WHAT TO WORK ON — For each line of the listing, output an exact copy.

RECORD SET —

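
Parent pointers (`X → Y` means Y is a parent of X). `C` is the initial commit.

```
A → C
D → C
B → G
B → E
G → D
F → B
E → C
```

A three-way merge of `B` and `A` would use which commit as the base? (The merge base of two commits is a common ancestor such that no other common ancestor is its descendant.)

C

Ancestors of B: {B, C, D, E, G}.
Ancestors of A: {A, C}.
Common ancestors: {C}.
The only common ancestor is C, so it is the merge base.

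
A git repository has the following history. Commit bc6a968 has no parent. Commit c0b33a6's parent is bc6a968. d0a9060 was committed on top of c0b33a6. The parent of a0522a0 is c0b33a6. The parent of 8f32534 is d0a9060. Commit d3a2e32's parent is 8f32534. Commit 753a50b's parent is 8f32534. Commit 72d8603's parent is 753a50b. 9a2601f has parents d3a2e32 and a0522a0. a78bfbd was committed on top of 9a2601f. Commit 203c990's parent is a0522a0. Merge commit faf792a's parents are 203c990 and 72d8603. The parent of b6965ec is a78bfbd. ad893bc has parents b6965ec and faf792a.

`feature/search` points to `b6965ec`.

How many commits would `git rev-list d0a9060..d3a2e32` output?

Reachable from d3a2e32: {8f32534, bc6a968, c0b33a6, d0a9060, d3a2e32}.
Reachable from d0a9060: {bc6a968, c0b33a6, d0a9060}.
In d3a2e32's history but not d0a9060's: {8f32534, d3a2e32} — 2 commits.

2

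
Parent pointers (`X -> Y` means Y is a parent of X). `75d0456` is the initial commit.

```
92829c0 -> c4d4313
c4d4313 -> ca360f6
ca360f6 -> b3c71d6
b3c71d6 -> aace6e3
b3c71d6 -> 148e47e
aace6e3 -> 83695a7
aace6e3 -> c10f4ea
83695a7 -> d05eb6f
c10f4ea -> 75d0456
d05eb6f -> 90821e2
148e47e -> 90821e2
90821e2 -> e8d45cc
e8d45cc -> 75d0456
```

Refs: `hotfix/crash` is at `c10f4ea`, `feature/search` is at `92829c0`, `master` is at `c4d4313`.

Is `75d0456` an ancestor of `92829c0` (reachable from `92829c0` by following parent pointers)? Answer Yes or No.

Yes

Ancestors of 92829c0 (commits reachable by following parents): {148e47e, 75d0456, 83695a7, 90821e2, 92829c0, aace6e3, b3c71d6, c10f4ea, c4d4313, ca360f6, d05eb6f, e8d45cc}.
75d0456 is in that set, so it is an ancestor of 92829c0.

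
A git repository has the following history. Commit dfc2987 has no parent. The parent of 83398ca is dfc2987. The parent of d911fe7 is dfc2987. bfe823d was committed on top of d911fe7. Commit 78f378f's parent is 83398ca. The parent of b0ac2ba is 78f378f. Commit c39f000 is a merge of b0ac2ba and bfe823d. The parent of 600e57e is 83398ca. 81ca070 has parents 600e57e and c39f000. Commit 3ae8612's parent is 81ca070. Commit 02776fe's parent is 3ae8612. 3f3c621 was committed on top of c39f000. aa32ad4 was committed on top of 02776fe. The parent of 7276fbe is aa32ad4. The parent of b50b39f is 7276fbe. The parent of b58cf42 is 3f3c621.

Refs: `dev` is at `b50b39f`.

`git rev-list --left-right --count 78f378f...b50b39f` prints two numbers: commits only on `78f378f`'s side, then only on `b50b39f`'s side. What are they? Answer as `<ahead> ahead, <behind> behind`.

0 ahead, 11 behind

Reachable from 78f378f: {78f378f, 83398ca, dfc2987}.
Reachable from b50b39f: {02776fe, 3ae8612, 600e57e, 7276fbe, 78f378f, 81ca070, 83398ca, aa32ad4, b0ac2ba, b50b39f, bfe823d, c39f000, d911fe7, dfc2987}.
Only in 78f378f's history (ahead): {} — 0.
Only in b50b39f's history (behind): {02776fe, 3ae8612, 600e57e, 7276fbe, 81ca070, aa32ad4, b0ac2ba, b50b39f, bfe823d, c39f000, d911fe7} — 11.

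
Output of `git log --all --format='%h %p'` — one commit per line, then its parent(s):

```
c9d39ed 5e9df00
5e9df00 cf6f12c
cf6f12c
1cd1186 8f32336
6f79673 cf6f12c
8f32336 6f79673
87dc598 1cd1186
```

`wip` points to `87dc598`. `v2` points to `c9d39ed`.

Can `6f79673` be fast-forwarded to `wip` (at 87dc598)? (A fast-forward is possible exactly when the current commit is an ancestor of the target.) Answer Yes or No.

Yes

A fast-forward from 6f79673 to 87dc598 is possible iff 6f79673 is an ancestor of 87dc598.
Ancestors of 87dc598: {1cd1186, 6f79673, 87dc598, 8f32336, cf6f12c}.
6f79673 is among them, so fast-forward is possible.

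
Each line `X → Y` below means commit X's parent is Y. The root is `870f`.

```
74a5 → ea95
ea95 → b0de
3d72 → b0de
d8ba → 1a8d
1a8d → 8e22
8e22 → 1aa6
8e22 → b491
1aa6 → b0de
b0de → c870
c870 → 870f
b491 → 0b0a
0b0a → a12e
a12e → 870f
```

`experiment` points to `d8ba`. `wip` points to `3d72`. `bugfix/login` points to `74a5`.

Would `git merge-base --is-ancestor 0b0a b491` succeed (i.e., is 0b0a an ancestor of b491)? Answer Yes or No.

Ancestors of b491 (commits reachable by following parents): {0b0a, 870f, a12e, b491}.
0b0a is in that set, so it is an ancestor of b491.

Yes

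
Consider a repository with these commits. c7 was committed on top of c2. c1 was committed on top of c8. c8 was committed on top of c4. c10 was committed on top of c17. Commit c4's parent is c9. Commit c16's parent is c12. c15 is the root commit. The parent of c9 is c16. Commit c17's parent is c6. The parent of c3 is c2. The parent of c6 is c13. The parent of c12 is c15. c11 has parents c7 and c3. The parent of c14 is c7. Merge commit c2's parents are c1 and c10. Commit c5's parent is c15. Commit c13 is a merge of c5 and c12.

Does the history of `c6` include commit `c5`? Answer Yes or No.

Yes

Ancestors of c6 (commits reachable by following parents): {c12, c13, c15, c5, c6}.
c5 is in that set, so it is an ancestor of c6.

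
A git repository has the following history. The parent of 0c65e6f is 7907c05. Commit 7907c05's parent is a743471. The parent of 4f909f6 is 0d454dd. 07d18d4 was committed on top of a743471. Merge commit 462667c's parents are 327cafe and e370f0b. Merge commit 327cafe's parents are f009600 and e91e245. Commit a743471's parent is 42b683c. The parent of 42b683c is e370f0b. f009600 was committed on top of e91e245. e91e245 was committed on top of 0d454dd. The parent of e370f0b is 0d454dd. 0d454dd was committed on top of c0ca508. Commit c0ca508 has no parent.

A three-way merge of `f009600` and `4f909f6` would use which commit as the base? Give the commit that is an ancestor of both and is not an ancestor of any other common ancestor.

Ancestors of f009600: {0d454dd, c0ca508, e91e245, f009600}.
Ancestors of 4f909f6: {0d454dd, 4f909f6, c0ca508}.
Common ancestors: {0d454dd, c0ca508}.
Among these, 0d454dd is not an ancestor of any other common ancestor — it is the merge base.

0d454dd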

TASK OUTPUT —
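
Parent pointers (`X → Y` means Y is a parent of X). `C` is the initial commit.

```
A → C
D → C
B → G
B → E
G → D
F → B
E → C
```

A three-way merge of `B` and `A` would use which commit as the base? (The merge base of two commits is a common ancestor such that no other common ancestor is its descendant.)

C

Ancestors of B: {B, C, D, E, G}.
Ancestors of A: {A, C}.
Common ancestors: {C}.
The only common ancestor is C, so it is the merge base.

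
A git repository has the following history. Commit bc6a968 has no parent. Commit c0b33a6's parent is bc6a968. d0a9060 was committed on top of c0b33a6. The parent of a0522a0 is c0b33a6. The parent of 8f32534 is d0a9060. Commit d3a2e32's parent is 8f32534. Commit 753a50b's parent is 8f32534. Commit 72d8603's parent is 753a50b. 9a2601f has parents d3a2e32 and a0522a0. a78bfbd was committed on top of 9a2601f. Commit 203c990's parent is a0522a0. Merge commit faf792a's parents are 203c990 and 72d8603. The parent of b6965ec is a78bfbd. ad893bc has parents b6965ec and faf792a.

`feature/search` points to `b6965ec`.

How many commits would `git rev-list d0a9060..d3a2e32` output?

Reachable from d3a2e32: {8f32534, bc6a968, c0b33a6, d0a9060, d3a2e32}.
Reachable from d0a9060: {bc6a968, c0b33a6, d0a9060}.
In d3a2e32's history but not d0a9060's: {8f32534, d3a2e32} — 2 commits.

2

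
Parent pointers (`X -> Y` means Y is a parent of X). `75d0456` is the initial commit.

```
92829c0 -> c4d4313
c4d4313 -> ca360f6
ca360f6 -> b3c71d6
b3c71d6 -> aace6e3
b3c71d6 -> 148e47e
aace6e3 -> 83695a7
aace6e3 -> c10f4ea
83695a7 -> d05eb6f
c10f4ea -> 75d0456
d05eb6f -> 90821e2
148e47e -> 90821e2
90821e2 -> e8d45cc
e8d45cc -> 75d0456
```

Refs: `hotfix/crash` is at `c10f4ea`, `feature/search` is at `92829c0`, `master` is at `c4d4313`.

Is `75d0456` an ancestor of `92829c0` (reachable from `92829c0` by following parent pointers)? Answer Yes or No.

Yes

Ancestors of 92829c0 (commits reachable by following parents): {148e47e, 75d0456, 83695a7, 90821e2, 92829c0, aace6e3, b3c71d6, c10f4ea, c4d4313, ca360f6, d05eb6f, e8d45cc}.
75d0456 is in that set, so it is an ancestor of 92829c0.

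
A git repository has the following history. Commit dfc2987 has no parent. The parent of 83398ca is dfc2987. The parent of d911fe7 is dfc2987. bfe823d was committed on top of d911fe7. Commit 78f378f's parent is 83398ca. The parent of b0ac2ba is 78f378f. Commit c39f000 is a merge of b0ac2ba and bfe823d. The parent of 600e57e is 83398ca. 81ca070 has parents 600e57e and c39f000. Commit 3ae8612's parent is 81ca070. Commit 02776fe's parent is 3ae8612. 3f3c621 was committed on top of c39f000. aa32ad4 was committed on top of 02776fe. The parent of 7276fbe is aa32ad4. The parent of b50b39f is 7276fbe. The parent of b58cf42 is 3f3c621.

Refs: `dev` is at `b50b39f`.

`git rev-list --left-right --count 78f378f...b50b39f` prints two numbers: commits only on `78f378f`'s side, then only on `b50b39f`'s side. What are they? Answer as `<ahead> ahead, <behind> behind`.

0 ahead, 11 behind

Reachable from 78f378f: {78f378f, 83398ca, dfc2987}.
Reachable from b50b39f: {02776fe, 3ae8612, 600e57e, 7276fbe, 78f378f, 81ca070, 83398ca, aa32ad4, b0ac2ba, b50b39f, bfe823d, c39f000, d911fe7, dfc2987}.
Only in 78f378f's history (ahead): {} — 0.
Only in b50b39f's history (behind): {02776fe, 3ae8612, 600e57e, 7276fbe, 81ca070, aa32ad4, b0ac2ba, b50b39f, bfe823d, c39f000, d911fe7} — 11.

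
Output of `git log --all --format='%h %p'` — one commit per line, then its parent(s):

```
c9d39ed 5e9df00
5e9df00 cf6f12c
cf6f12c
1cd1186 8f32336
6f79673 cf6f12c
8f32336 6f79673
87dc598 1cd1186
```

`wip` points to `87dc598`. `v2` points to `c9d39ed`.

Can `6f79673` be fast-forwarded to `wip` (at 87dc598)? (A fast-forward is possible exactly when the current commit is an ancestor of the target.) Answer Yes or No.

Yes

A fast-forward from 6f79673 to 87dc598 is possible iff 6f79673 is an ancestor of 87dc598.
Ancestors of 87dc598: {1cd1186, 6f79673, 87dc598, 8f32336, cf6f12c}.
6f79673 is among them, so fast-forward is possible.

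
Each line `X → Y` below means commit X's parent is Y. The root is `870f`.

```
74a5 → ea95
ea95 → b0de
3d72 → b0de
d8ba → 1a8d
1a8d → 8e22
8e22 → 1aa6
8e22 → b491
1aa6 → b0de
b0de → c870
c870 → 870f
b491 → 0b0a
0b0a → a12e
a12e → 870f
```

`experiment` points to `d8ba`. `wip` points to `3d72`. `bugfix/login` points to `74a5`.

Would `git merge-base --is-ancestor 0b0a b491` succeed (i.e., is 0b0a an ancestor of b491)? Answer Yes or No.

Ancestors of b491 (commits reachable by following parents): {0b0a, 870f, a12e, b491}.
0b0a is in that set, so it is an ancestor of b491.

Yes

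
Consider a repository with these commits. c7 was committed on top of c2. c1 was committed on top of c8. c8 was committed on top of c4. c10 was committed on top of c17. Commit c4's parent is c9. Commit c16's parent is c12. c15 is the root commit. The parent of c9 is c16. Commit c17's parent is c6. The parent of c3 is c2. The parent of c6 is c13. The parent of c12 is c15. c11 has parents c7 and c3. The parent of c14 is c7. Merge commit c2's parents are c1 and c10. Commit c5's parent is c15. Commit c13 is a merge of c5 and c12.

Does the history of `c6` include commit `c5`? Answer Yes or No.

Yes

Ancestors of c6 (commits reachable by following parents): {c12, c13, c15, c5, c6}.
c5 is in that set, so it is an ancestor of c6.

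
A git repository has the following history. The parent of 0c65e6f is 7907c05. Commit 7907c05's parent is a743471. The parent of 4f909f6 is 0d454dd. 07d18d4 was committed on top of a743471. Merge commit 462667c's parents are 327cafe and e370f0b. Merge commit 327cafe's parents are f009600 and e91e245. Commit a743471's parent is 42b683c. The parent of 42b683c is e370f0b. f009600 was committed on top of e91e245. e91e245 was committed on top of 0d454dd. The parent of e370f0b is 0d454dd. 0d454dd was committed on top of c0ca508. Commit c0ca508 has no parent.

A three-way merge of `f009600` and `4f909f6` would use which commit as the base? Give the commit that is an ancestor of both and is not an ancestor of any other common ancestor.

Ancestors of f009600: {0d454dd, c0ca508, e91e245, f009600}.
Ancestors of 4f909f6: {0d454dd, 4f909f6, c0ca508}.
Common ancestors: {0d454dd, c0ca508}.
Among these, 0d454dd is not an ancestor of any other common ancestor — it is the merge base.

0d454dd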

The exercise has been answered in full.